__What you need to do__
Each record that follows is to be output in full, precisely as written.

━━ Information provided ━━

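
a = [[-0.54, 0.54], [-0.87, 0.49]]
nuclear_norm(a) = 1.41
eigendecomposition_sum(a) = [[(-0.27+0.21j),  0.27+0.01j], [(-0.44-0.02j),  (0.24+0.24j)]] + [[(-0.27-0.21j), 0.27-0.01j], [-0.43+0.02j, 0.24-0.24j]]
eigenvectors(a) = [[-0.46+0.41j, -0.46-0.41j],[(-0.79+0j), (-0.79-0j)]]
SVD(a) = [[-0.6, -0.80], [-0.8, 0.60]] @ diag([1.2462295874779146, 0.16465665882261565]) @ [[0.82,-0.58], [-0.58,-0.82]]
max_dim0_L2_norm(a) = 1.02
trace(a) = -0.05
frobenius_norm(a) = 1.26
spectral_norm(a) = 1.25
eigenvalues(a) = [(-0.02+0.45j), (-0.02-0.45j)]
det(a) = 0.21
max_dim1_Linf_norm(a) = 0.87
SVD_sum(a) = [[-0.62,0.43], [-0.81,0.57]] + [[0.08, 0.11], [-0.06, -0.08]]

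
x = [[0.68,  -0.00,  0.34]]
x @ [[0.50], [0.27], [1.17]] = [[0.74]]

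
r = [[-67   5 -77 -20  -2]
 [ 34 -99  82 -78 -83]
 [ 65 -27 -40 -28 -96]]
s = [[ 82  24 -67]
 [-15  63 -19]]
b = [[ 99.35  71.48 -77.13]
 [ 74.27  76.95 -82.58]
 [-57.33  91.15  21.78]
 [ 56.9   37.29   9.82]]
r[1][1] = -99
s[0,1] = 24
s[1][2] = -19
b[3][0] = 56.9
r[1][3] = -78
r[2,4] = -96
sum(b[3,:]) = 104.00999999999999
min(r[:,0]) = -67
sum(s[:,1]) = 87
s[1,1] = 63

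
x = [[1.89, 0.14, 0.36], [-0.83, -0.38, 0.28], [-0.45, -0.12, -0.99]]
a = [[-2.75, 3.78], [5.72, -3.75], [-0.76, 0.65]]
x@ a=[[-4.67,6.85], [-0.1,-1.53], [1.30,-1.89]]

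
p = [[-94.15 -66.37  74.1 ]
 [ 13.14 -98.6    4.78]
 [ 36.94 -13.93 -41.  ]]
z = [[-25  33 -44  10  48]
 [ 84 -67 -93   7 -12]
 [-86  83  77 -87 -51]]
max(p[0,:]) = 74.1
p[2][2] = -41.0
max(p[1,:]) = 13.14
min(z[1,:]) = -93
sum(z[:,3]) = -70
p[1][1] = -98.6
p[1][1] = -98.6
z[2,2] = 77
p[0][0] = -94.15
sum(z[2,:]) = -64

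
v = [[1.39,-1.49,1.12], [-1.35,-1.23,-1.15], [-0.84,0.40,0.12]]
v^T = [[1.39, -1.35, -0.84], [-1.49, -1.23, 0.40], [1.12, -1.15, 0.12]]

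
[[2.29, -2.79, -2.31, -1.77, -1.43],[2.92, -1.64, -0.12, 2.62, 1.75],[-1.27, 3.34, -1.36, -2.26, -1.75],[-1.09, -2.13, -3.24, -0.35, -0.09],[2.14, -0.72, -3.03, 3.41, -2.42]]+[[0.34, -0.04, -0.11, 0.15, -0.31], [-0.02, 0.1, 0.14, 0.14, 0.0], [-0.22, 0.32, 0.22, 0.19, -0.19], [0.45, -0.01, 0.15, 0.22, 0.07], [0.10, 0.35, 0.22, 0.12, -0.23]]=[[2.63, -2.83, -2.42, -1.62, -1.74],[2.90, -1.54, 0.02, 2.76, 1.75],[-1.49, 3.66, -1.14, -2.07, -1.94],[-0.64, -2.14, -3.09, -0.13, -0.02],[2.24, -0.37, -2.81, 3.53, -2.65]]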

━━━

__Task result__
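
a = [[-0.54, 0.54], [-0.87, 0.49]]
nuclear_norm(a) = 1.41
eigendecomposition_sum(a) = [[(-0.27+0.21j),  0.27+0.01j], [(-0.44-0.02j),  (0.24+0.24j)]] + [[(-0.27-0.21j), 0.27-0.01j], [-0.43+0.02j, 0.24-0.24j]]
eigenvectors(a) = [[-0.46+0.41j, -0.46-0.41j],[(-0.79+0j), (-0.79-0j)]]
SVD(a) = [[-0.6, -0.80], [-0.8, 0.60]] @ diag([1.2462295874779146, 0.16465665882261565]) @ [[0.82,-0.58], [-0.58,-0.82]]
max_dim0_L2_norm(a) = 1.02
trace(a) = -0.05
frobenius_norm(a) = 1.26
spectral_norm(a) = 1.25
eigenvalues(a) = [(-0.02+0.45j), (-0.02-0.45j)]
det(a) = 0.21
max_dim1_Linf_norm(a) = 0.87
SVD_sum(a) = [[-0.62,0.43], [-0.81,0.57]] + [[0.08, 0.11], [-0.06, -0.08]]

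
x = [[0.68,  -0.00,  0.34]]
x @ [[0.50], [0.27], [1.17]] = [[0.74]]

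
r = [[-67   5 -77 -20  -2]
 [ 34 -99  82 -78 -83]
 [ 65 -27 -40 -28 -96]]
s = [[ 82  24 -67]
 [-15  63 -19]]
b = [[ 99.35  71.48 -77.13]
 [ 74.27  76.95 -82.58]
 [-57.33  91.15  21.78]
 [ 56.9   37.29   9.82]]
r[1][1] = -99
s[0,1] = 24
s[1][2] = -19
b[3][0] = 56.9
r[1][3] = -78
r[2,4] = -96
sum(b[3,:]) = 104.00999999999999
min(r[:,0]) = -67
sum(s[:,1]) = 87
s[1,1] = 63

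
x = [[1.89, 0.14, 0.36], [-0.83, -0.38, 0.28], [-0.45, -0.12, -0.99]]
a = [[-2.75, 3.78], [5.72, -3.75], [-0.76, 0.65]]
x@ a=[[-4.67,6.85], [-0.1,-1.53], [1.30,-1.89]]

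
p = [[-94.15 -66.37  74.1 ]
 [ 13.14 -98.6    4.78]
 [ 36.94 -13.93 -41.  ]]
z = [[-25  33 -44  10  48]
 [ 84 -67 -93   7 -12]
 [-86  83  77 -87 -51]]
max(p[0,:]) = 74.1
p[2][2] = -41.0
max(p[1,:]) = 13.14
min(z[1,:]) = -93
sum(z[:,3]) = -70
p[1][1] = -98.6
p[1][1] = -98.6
z[2,2] = 77
p[0][0] = -94.15
sum(z[2,:]) = -64

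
v = [[1.39,-1.49,1.12], [-1.35,-1.23,-1.15], [-0.84,0.40,0.12]]
v^T = [[1.39, -1.35, -0.84], [-1.49, -1.23, 0.40], [1.12, -1.15, 0.12]]

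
[[2.29, -2.79, -2.31, -1.77, -1.43],[2.92, -1.64, -0.12, 2.62, 1.75],[-1.27, 3.34, -1.36, -2.26, -1.75],[-1.09, -2.13, -3.24, -0.35, -0.09],[2.14, -0.72, -3.03, 3.41, -2.42]]+[[0.34, -0.04, -0.11, 0.15, -0.31], [-0.02, 0.1, 0.14, 0.14, 0.0], [-0.22, 0.32, 0.22, 0.19, -0.19], [0.45, -0.01, 0.15, 0.22, 0.07], [0.10, 0.35, 0.22, 0.12, -0.23]]=[[2.63, -2.83, -2.42, -1.62, -1.74],[2.90, -1.54, 0.02, 2.76, 1.75],[-1.49, 3.66, -1.14, -2.07, -1.94],[-0.64, -2.14, -3.09, -0.13, -0.02],[2.24, -0.37, -2.81, 3.53, -2.65]]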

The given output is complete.